> [EXERCISE GOAL] Below are some records; quote exactly the lines from the one that contains "Each triple below" through the one that contains "(127, 73, 128)", inclusive, and no others.

> [ENTRIES SHOWN]
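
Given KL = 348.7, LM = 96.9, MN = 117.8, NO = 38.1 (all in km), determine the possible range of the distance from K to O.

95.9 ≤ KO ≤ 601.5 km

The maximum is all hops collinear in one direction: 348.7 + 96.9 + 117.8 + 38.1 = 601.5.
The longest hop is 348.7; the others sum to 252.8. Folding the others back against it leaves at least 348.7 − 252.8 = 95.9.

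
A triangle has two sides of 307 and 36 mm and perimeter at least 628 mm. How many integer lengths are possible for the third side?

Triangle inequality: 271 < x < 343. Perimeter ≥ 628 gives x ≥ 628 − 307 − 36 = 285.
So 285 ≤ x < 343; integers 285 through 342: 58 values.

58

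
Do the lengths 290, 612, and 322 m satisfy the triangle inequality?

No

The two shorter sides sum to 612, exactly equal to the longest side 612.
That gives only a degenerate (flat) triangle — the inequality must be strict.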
...
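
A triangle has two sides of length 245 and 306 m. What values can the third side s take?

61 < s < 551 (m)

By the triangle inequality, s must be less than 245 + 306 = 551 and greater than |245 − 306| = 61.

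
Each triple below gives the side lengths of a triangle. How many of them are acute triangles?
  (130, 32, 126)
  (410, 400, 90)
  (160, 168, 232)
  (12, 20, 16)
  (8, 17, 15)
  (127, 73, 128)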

> [FINISHED TASK]
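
Each triple below gives the side lengths of a triangle. How many of them are acute triangles?
  (130, 32, 126)
  (410, 400, 90)
  (160, 168, 232)
  (12, 20, 16)
  (8, 17, 15)
  (127, 73, 128)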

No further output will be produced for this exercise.